Dataset items
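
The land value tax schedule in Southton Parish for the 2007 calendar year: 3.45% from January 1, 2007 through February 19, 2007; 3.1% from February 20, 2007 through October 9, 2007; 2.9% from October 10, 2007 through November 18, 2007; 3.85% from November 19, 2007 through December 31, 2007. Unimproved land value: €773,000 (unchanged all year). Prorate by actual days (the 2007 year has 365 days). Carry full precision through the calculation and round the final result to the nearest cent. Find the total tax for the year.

€24,847.18

January 1 – February 19, 2007: 50 days at 3.45% → €773,000 × 3.45% × 50/365 = €3,653.2192
February 20 – October 9, 2007: 232 days at 3.1% → €773,000 × 3.1% × 232/365 = €15,231.2767
October 10 – November 18, 2007: 40 days at 2.9% → €773,000 × 2.9% × 40/365 = €2,456.6575
November 19 – December 31, 2007: 43 days at 3.85% → €773,000 × 3.85% × 43/365 = €3,506.0315
Total = €24,847.1849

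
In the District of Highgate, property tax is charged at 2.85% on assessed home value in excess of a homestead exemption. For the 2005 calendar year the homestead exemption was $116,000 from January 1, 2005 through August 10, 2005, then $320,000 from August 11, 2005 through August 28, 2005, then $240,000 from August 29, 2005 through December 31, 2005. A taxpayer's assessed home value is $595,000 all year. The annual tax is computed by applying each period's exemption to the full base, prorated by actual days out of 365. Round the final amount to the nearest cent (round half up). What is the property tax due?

$12,154.51

January 1 – August 10, 2005: 222 days, exemption $116,000 → ($595,000 − $116,000) × 2.85% × 222/365 = $8,303.1041
August 11 – August 28, 2005: 18 days, exemption $320,000 → ($595,000 − $320,000) × 2.85% × 18/365 = $386.5068
August 29 – December 31, 2005: 125 days, exemption $240,000 → ($595,000 − $240,000) × 2.85% × 125/365 = $3,464.8973
Total = $12,154.5082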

**What you have to do:**
The records above need to be written out once more, exactly.

**Solution for this task:**
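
The land value tax schedule in Southton Parish for the 2007 calendar year: 3.45% from January 1, 2007 through February 19, 2007; 3.1% from February 20, 2007 through October 9, 2007; 2.9% from October 10, 2007 through November 18, 2007; 3.85% from November 19, 2007 through December 31, 2007. Unimproved land value: €773,000 (unchanged all year). Prorate by actual days (the 2007 year has 365 days). Carry full precision through the calculation and round the final result to the nearest cent. Find the total tax for the year.

€24,847.18

January 1 – February 19, 2007: 50 days at 3.45% → €773,000 × 3.45% × 50/365 = €3,653.2192
February 20 – October 9, 2007: 232 days at 3.1% → €773,000 × 3.1% × 232/365 = €15,231.2767
October 10 – November 18, 2007: 40 days at 2.9% → €773,000 × 2.9% × 40/365 = €2,456.6575
November 19 – December 31, 2007: 43 days at 3.85% → €773,000 × 3.85% × 43/365 = €3,506.0315
Total = €24,847.1849

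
In the District of Highgate, property tax is charged at 2.85% on assessed home value in excess of a homestead exemption. For the 2005 calendar year the homestead exemption was $116,000 from January 1, 2005 through August 10, 2005, then $320,000 from August 11, 2005 through August 28, 2005, then $240,000 from August 29, 2005 through December 31, 2005. A taxpayer's assessed home value is $595,000 all year. The annual tax is computed by applying each period's exemption to the full base, prorated by actual days out of 365. Round the final amount to the nearest cent (round half up). What is the property tax due?

$12,154.51

January 1 – August 10, 2005: 222 days, exemption $116,000 → ($595,000 − $116,000) × 2.85% × 222/365 = $8,303.1041
August 11 – August 28, 2005: 18 days, exemption $320,000 → ($595,000 − $320,000) × 2.85% × 18/365 = $386.5068
August 29 – December 31, 2005: 125 days, exemption $240,000 → ($595,000 − $240,000) × 2.85% × 125/365 = $3,464.8973
Total = $12,154.5082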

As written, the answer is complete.